Exercise aim -> Say how many lines in the records include the string "following", adding no other words.

Available data ->
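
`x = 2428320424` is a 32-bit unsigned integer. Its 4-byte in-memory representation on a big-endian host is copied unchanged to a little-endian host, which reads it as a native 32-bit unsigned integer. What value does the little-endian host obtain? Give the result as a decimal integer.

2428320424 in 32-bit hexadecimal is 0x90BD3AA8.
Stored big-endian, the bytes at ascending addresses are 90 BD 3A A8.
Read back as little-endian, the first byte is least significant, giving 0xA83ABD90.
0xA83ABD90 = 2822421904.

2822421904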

--

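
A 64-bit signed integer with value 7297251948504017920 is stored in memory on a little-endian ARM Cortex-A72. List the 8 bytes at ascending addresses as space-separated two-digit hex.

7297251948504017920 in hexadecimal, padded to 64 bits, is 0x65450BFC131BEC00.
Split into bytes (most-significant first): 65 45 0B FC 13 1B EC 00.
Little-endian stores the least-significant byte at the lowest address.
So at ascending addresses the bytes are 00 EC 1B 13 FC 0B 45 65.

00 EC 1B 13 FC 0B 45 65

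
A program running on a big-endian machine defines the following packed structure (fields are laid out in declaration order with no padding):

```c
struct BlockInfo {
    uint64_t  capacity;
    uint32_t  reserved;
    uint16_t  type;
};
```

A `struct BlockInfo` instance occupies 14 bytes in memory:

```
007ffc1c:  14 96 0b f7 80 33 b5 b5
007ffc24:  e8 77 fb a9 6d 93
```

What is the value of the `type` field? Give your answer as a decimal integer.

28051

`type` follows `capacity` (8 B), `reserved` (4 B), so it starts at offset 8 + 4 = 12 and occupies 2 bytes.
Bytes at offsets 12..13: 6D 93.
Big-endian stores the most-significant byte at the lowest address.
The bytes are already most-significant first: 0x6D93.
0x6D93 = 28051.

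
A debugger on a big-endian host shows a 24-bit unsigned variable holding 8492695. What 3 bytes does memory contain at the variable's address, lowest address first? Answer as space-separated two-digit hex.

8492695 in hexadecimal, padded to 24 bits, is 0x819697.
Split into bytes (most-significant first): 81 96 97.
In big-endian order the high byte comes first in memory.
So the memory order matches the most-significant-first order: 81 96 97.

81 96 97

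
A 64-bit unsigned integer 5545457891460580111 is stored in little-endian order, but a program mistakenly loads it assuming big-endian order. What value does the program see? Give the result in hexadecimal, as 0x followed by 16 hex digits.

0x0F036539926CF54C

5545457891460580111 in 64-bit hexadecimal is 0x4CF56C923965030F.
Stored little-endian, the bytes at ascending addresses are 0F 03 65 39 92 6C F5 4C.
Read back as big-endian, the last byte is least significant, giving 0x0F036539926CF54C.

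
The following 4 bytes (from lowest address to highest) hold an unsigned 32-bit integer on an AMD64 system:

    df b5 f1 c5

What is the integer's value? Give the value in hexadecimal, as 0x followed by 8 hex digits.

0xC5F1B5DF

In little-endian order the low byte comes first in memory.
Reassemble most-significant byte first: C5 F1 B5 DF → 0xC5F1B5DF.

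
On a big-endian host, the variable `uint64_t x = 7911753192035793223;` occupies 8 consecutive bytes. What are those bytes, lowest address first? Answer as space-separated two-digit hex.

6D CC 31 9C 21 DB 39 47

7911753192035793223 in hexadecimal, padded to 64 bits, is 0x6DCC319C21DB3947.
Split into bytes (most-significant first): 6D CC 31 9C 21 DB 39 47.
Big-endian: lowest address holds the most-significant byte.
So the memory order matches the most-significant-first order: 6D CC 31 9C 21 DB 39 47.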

...

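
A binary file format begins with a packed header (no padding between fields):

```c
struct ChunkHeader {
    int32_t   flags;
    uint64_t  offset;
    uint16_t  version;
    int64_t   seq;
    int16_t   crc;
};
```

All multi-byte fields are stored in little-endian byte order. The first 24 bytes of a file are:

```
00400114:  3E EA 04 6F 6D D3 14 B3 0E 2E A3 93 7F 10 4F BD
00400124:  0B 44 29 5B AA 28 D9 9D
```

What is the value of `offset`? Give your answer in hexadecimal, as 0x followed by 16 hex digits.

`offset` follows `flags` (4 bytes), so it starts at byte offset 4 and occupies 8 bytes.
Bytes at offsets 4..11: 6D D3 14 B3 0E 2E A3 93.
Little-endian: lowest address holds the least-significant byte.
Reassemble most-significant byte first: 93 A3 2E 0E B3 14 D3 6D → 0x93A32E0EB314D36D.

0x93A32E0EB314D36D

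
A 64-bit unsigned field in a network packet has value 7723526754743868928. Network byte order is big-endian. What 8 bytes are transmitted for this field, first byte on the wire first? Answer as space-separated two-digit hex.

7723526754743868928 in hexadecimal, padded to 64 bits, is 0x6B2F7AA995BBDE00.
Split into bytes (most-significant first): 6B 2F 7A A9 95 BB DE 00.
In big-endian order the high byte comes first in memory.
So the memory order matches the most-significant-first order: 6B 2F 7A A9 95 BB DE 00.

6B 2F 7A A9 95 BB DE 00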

Task output -> 2